● **Saved entries**

******************************

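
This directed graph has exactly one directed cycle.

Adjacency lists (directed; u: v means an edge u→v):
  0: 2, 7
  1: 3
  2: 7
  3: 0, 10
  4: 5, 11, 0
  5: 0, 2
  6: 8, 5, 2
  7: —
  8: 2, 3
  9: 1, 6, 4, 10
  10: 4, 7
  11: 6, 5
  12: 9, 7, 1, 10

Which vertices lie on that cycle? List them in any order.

DFS with gray/black marking from 4:
4 gray
  5 gray
    0 gray
      2 gray
        7 gray
        7 black
      2 black
      0→7: 7 black — skip
    0 black
    5→2: 2 black — skip
  5 black
  11 gray
    6 gray
      8 gray
        8→2: 2 black — skip
        3 gray
          3→0: 0 black — skip
          10 gray
            10→4: 4 is gray → back edge
Back edge closes the cycle 4 → 11 → 6 → 8 → 3 → 10 → 4; its vertices are {3, 4, 6, 8, 10, 11}.

3, 4, 6, 8, 10, 11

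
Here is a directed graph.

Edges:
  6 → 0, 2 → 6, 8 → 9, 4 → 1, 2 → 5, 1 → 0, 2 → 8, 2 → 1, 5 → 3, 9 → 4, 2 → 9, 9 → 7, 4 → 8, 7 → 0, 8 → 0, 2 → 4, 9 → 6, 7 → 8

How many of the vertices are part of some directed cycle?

A vertex is on a directed cycle iff it belongs to a strongly connected component of size ≥ 2 (or has a self-loop).
The vertices on cycles are {4, 7, 8, 9} — 4 in total.

4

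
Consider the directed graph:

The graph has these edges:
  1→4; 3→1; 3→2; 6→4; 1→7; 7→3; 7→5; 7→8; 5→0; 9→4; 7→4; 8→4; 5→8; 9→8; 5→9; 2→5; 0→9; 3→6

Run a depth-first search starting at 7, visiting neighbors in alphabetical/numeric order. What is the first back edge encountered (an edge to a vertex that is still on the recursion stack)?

DFS from 7 (visiting neighbors in alphabetical/numeric order); mark gray on enter, black on exit:
7 gray
  3 gray
    1 gray
      4 gray
      4 black
      1→7: 7 is gray → back edge
First back edge: 1 → 7.

1->7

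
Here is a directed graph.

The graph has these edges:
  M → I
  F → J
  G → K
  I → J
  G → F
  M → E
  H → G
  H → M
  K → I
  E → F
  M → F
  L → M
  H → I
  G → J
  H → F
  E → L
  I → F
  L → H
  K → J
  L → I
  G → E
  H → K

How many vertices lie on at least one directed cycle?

A vertex is on a directed cycle iff it belongs to a strongly connected component of size ≥ 2 (or has a self-loop).
The vertices on cycles are {E, G, H, L, M} — 5 in total.

5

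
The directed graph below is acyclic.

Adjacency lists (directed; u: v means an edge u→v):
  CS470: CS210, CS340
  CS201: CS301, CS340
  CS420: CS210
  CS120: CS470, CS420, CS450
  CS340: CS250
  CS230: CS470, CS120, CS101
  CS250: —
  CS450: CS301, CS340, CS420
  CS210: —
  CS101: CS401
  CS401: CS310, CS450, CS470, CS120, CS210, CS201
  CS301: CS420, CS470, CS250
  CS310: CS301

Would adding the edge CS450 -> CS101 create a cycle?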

******************************

● **WHAT IS BEING ASKED**
Locate and copy each line in the data above that includes the word "graph".

● **SOLVED PROBLEM**
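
This directed graph has exactly one directed cycle.
Here is a directed graph.
Consider the directed graph:
The graph has these edges:
Here is a directed graph.
The graph has these edges:
The directed graph below is acyclic.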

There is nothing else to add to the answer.